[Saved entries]
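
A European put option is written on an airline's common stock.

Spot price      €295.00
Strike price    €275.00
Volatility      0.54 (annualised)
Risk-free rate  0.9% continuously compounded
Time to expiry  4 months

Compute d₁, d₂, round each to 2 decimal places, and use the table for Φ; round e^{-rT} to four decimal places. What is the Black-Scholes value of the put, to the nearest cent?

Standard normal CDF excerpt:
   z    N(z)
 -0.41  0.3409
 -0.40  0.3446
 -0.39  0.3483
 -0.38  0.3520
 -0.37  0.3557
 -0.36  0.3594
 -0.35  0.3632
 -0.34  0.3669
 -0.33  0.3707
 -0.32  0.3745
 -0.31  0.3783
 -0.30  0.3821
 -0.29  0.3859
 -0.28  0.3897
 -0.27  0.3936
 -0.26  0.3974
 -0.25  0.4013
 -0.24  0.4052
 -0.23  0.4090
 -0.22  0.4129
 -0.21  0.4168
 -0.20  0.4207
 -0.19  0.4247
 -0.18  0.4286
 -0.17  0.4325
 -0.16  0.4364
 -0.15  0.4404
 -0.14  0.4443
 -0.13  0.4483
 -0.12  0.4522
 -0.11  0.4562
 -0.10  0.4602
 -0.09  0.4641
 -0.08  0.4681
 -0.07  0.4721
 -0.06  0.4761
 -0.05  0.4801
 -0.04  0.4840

σ√T = 0.54 × 0.5774 = 0.3118
d₁ = [ln(295/275) + (0.009 + ½·0.54²)·0.3333] / (σ√T) = (0.0702 + 0.0516) / 0.3118 = 0.3907 → 0.39
d₂ = 0.3907 − 0.3118 = 0.0789 → 0.08
e^(−rT) = e^(−0.009·0.3333) = 0.9970
N(−d₂) = N(-0.08) = 0.4681;  N(−d₁) = N(-0.39) = 0.3483
P = 275·0.9970·0.4681 − 295·0.3483 = 128.3413 − 102.7485 = 25.5928

€25.59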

» ASSIGNED TASK
After reading the data, retype all of it exactly as it reads.

» COMPLETED EXERCISE
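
A European put option is written on an airline's common stock.

Spot price      €295.00
Strike price    €275.00
Volatility      0.54 (annualised)
Risk-free rate  0.9% continuously compounded
Time to expiry  4 months

Compute d₁, d₂, round each to 2 decimal places, and use the table for Φ; round e^{-rT} to four decimal places. What is the Black-Scholes value of the put, to the nearest cent?

Standard normal CDF excerpt:
   z    N(z)
 -0.41  0.3409
 -0.40  0.3446
 -0.39  0.3483
 -0.38  0.3520
 -0.37  0.3557
 -0.36  0.3594
 -0.35  0.3632
 -0.34  0.3669
 -0.33  0.3707
 -0.32  0.3745
 -0.31  0.3783
 -0.30  0.3821
 -0.29  0.3859
 -0.28  0.3897
 -0.27  0.3936
 -0.26  0.3974
 -0.25  0.4013
 -0.24  0.4052
 -0.23  0.4090
 -0.22  0.4129
 -0.21  0.4168
 -0.20  0.4207
 -0.19  0.4247
 -0.18  0.4286
 -0.17  0.4325
 -0.16  0.4364
 -0.15  0.4404
 -0.14  0.4443
 -0.13  0.4483
 -0.12  0.4522
 -0.11  0.4562
 -0.10  0.4602
 -0.09  0.4641
 -0.08  0.4681
 -0.07  0.4721
 -0.06  0.4761
 -0.05  0.4801
 -0.04  0.4840

σ√T = 0.54 × 0.5774 = 0.3118
d₁ = [ln(295/275) + (0.009 + ½·0.54²)·0.3333] / (σ√T) = (0.0702 + 0.0516) / 0.3118 = 0.3907 → 0.39
d₂ = 0.3907 − 0.3118 = 0.0789 → 0.08
e^(−rT) = e^(−0.009·0.3333) = 0.9970
N(−d₂) = N(-0.08) = 0.4681;  N(−d₁) = N(-0.39) = 0.3483
P = 275·0.9970·0.4681 − 295·0.3483 = 128.3413 − 102.7485 = 25.5928

€25.59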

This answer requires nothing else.